• **Prompt**
Each line from the one containing "201 over the rationals." through the last line of the data below is to be written out verbatim, and nothing more.

• **Entries supplied**
————
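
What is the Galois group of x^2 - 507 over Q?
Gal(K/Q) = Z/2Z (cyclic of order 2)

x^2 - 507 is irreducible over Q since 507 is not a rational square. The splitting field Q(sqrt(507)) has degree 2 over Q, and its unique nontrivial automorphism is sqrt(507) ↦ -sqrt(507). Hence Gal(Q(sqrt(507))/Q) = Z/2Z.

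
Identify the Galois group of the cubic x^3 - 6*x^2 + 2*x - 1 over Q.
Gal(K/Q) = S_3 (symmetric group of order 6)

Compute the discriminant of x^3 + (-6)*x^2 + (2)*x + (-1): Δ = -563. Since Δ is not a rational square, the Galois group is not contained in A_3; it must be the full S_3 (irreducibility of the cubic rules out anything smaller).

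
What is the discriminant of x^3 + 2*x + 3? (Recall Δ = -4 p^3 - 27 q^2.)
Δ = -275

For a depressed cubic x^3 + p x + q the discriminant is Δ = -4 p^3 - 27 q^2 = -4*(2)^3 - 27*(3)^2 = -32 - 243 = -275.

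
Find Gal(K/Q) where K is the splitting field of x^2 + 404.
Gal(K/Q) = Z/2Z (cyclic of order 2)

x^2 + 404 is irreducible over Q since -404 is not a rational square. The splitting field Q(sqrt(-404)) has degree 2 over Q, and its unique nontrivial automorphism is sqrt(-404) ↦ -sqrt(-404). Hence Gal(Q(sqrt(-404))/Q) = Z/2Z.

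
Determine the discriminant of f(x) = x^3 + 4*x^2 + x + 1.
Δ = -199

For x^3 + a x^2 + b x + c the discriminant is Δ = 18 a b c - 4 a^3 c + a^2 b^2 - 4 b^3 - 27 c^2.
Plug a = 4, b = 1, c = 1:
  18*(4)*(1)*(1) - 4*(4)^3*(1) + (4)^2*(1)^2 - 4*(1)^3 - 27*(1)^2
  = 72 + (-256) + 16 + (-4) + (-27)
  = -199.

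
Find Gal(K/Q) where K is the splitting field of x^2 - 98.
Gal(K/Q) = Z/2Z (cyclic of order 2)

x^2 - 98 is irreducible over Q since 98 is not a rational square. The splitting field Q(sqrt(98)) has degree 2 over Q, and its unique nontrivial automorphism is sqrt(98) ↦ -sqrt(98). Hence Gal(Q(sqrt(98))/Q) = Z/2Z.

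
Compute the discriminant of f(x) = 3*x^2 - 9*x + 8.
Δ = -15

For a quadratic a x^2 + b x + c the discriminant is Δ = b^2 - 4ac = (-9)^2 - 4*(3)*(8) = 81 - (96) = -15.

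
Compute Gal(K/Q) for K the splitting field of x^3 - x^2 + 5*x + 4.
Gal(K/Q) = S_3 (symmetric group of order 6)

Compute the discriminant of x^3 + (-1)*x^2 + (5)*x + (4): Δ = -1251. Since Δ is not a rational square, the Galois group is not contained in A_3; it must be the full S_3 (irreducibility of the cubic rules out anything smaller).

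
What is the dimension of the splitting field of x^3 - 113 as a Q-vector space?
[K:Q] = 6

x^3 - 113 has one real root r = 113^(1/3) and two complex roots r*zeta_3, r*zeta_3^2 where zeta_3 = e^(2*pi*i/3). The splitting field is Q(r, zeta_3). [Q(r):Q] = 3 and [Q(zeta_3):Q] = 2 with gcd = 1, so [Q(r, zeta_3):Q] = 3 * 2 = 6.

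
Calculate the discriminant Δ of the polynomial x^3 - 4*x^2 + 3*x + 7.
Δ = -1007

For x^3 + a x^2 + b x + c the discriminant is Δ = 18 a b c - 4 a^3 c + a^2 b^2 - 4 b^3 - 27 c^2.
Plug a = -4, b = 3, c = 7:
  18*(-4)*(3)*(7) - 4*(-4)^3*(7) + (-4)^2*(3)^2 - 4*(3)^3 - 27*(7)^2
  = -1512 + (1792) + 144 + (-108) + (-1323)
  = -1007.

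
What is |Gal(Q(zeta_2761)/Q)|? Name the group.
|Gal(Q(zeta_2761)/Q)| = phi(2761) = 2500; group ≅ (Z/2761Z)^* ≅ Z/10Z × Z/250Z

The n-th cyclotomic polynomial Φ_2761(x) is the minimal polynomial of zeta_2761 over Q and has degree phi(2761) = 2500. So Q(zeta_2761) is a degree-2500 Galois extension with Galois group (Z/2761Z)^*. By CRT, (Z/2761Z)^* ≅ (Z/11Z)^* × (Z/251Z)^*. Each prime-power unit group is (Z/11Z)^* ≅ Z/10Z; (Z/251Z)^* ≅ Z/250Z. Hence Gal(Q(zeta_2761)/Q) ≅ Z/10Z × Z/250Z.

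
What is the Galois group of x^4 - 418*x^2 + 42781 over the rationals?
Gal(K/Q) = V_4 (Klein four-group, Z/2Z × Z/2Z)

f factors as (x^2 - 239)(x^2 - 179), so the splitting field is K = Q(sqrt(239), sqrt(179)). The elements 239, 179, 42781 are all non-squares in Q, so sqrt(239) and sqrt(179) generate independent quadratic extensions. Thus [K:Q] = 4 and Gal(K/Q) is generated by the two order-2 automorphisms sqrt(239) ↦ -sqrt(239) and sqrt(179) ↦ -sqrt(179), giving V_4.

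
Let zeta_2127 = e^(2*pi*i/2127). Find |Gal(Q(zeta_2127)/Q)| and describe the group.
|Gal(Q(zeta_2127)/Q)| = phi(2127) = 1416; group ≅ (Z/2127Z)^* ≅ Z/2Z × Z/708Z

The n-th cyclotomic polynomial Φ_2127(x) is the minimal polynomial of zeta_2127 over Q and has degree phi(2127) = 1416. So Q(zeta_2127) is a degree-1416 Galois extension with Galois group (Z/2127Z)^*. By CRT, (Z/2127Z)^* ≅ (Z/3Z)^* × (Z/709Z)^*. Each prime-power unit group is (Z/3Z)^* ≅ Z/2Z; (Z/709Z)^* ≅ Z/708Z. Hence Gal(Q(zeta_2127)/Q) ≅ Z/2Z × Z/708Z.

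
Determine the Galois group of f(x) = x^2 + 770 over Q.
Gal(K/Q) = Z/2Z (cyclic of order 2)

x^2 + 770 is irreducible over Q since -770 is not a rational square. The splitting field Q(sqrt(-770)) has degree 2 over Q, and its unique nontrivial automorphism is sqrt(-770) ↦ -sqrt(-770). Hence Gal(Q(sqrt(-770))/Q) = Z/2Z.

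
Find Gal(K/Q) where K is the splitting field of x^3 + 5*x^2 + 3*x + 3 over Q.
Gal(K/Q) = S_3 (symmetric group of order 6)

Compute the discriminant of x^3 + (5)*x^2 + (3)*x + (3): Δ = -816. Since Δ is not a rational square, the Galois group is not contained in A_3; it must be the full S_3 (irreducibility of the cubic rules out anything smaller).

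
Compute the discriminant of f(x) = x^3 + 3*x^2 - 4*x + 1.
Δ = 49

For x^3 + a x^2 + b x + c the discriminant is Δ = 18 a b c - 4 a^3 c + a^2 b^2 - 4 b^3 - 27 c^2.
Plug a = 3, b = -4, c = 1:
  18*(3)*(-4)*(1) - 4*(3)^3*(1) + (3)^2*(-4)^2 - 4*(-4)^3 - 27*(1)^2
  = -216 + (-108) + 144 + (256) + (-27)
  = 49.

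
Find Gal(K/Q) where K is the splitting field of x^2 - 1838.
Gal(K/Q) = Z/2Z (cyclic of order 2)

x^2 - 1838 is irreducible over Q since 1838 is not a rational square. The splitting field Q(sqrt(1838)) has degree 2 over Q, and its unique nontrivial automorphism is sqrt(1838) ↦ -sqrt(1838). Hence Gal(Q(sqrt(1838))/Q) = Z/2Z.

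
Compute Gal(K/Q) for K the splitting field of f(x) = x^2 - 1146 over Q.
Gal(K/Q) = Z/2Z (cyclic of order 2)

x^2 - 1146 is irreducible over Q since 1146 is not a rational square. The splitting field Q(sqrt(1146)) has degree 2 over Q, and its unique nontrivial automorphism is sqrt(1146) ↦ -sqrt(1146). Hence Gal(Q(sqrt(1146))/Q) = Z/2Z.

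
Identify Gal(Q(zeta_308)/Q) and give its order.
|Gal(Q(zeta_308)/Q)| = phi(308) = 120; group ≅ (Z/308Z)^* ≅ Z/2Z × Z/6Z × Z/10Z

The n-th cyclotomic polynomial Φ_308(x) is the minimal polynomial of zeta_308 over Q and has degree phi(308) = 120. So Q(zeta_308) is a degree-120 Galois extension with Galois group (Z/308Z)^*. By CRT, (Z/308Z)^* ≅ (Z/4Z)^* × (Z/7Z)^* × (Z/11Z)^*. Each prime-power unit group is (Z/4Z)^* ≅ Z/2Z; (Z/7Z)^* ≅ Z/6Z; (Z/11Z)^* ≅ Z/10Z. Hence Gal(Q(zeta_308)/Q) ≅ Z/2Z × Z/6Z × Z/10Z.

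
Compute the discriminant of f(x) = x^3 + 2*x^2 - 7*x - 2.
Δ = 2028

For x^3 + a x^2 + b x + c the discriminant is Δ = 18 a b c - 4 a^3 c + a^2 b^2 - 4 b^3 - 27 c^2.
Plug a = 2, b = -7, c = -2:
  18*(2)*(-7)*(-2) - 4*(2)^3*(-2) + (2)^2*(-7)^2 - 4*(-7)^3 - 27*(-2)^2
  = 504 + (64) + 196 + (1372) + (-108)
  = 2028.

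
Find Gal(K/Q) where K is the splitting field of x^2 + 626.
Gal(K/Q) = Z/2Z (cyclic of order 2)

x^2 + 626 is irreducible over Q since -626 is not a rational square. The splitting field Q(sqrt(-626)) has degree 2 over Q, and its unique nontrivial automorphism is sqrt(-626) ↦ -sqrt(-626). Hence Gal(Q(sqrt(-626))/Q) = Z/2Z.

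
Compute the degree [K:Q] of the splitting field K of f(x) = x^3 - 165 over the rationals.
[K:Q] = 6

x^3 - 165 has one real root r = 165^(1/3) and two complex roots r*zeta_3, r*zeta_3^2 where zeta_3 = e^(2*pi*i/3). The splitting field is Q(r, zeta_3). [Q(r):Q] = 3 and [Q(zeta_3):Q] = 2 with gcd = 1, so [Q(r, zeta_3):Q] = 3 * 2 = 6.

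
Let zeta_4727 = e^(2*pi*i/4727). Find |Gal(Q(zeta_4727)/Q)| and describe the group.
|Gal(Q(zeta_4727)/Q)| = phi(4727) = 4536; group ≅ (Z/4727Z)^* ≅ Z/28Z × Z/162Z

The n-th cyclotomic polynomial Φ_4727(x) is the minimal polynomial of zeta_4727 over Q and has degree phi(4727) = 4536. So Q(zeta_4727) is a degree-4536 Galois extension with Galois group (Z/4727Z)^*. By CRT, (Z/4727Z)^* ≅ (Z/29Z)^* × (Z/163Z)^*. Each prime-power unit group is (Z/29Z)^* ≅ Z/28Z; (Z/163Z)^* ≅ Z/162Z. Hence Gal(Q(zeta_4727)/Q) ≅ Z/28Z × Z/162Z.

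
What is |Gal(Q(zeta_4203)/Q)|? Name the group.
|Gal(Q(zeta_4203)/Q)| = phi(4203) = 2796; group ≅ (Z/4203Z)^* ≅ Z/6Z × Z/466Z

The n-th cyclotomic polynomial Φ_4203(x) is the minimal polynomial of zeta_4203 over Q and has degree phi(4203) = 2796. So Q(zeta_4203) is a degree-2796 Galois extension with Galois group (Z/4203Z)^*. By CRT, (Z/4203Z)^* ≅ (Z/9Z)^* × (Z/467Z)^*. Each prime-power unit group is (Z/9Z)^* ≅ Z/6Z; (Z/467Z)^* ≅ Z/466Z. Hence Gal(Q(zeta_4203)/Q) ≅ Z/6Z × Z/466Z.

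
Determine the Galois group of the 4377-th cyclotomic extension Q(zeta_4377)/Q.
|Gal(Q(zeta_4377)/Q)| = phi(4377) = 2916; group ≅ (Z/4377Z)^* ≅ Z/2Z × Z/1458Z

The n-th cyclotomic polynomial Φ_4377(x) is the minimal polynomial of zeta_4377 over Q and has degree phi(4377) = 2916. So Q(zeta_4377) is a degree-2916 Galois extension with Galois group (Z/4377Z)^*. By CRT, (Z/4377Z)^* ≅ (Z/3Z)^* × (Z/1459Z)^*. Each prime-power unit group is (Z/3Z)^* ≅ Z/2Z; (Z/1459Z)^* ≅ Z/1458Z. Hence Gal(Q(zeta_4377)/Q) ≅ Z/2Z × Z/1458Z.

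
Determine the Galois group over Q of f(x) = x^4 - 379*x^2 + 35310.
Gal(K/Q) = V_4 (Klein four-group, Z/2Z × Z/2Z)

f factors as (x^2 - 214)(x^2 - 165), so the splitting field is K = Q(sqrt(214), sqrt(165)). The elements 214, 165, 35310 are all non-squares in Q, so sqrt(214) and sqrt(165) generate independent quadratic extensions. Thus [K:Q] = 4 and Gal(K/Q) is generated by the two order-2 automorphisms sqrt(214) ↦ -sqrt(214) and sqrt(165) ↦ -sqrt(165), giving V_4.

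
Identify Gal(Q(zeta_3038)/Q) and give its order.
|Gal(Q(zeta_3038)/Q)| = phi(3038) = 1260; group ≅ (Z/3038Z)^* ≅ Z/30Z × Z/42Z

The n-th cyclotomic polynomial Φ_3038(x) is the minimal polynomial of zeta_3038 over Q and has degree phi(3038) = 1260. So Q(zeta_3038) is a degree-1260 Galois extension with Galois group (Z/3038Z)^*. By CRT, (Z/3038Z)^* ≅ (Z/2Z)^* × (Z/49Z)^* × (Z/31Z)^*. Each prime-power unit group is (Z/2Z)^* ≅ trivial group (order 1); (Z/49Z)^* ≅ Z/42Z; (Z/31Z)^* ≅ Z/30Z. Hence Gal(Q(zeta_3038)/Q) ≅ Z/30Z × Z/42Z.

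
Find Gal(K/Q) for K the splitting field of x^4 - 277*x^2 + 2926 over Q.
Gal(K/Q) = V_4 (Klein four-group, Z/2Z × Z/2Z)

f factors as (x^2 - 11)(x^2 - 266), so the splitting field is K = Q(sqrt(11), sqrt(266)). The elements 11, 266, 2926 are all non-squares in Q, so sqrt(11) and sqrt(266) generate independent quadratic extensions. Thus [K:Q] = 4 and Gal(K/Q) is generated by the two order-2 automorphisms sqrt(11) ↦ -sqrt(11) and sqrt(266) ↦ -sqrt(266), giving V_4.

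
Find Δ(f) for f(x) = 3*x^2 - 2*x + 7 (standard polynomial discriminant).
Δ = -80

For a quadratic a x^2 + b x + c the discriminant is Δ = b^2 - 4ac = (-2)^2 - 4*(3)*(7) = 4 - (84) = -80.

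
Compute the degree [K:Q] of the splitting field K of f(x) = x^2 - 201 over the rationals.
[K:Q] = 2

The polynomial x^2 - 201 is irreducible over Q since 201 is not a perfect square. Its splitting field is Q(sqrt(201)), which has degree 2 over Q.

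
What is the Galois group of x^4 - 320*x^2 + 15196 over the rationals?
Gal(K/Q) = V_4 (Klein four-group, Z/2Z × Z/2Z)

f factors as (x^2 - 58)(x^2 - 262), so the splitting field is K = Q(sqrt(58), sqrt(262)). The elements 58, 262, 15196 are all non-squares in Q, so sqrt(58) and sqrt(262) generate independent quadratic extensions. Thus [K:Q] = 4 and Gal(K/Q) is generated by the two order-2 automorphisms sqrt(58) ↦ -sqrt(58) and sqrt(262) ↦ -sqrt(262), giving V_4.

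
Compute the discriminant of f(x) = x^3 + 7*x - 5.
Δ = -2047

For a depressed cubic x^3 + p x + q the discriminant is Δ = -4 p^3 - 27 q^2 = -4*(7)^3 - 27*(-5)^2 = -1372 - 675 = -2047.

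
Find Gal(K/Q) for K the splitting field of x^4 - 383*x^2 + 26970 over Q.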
————
• **Final answer**
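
Compute the degree [K:Q] of the splitting field K of f(x) = x^2 - 201 over the rationals.
[K:Q] = 2

The polynomial x^2 - 201 is irreducible over Q since 201 is not a perfect square. Its splitting field is Q(sqrt(201)), which has degree 2 over Q.

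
What is the Galois group of x^4 - 320*x^2 + 15196 over the rationals?
Gal(K/Q) = V_4 (Klein four-group, Z/2Z × Z/2Z)

f factors as (x^2 - 58)(x^2 - 262), so the splitting field is K = Q(sqrt(58), sqrt(262)). The elements 58, 262, 15196 are all non-squares in Q, so sqrt(58) and sqrt(262) generate independent quadratic extensions. Thus [K:Q] = 4 and Gal(K/Q) is generated by the two order-2 automorphisms sqrt(58) ↦ -sqrt(58) and sqrt(262) ↦ -sqrt(262), giving V_4.

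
Compute the discriminant of f(x) = x^3 + 7*x - 5.
Δ = -2047

For a depressed cubic x^3 + p x + q the discriminant is Δ = -4 p^3 - 27 q^2 = -4*(7)^3 - 27*(-5)^2 = -1372 - 675 = -2047.

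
Find Gal(K/Q) for K the splitting field of x^4 - 383*x^2 + 26970 over Q.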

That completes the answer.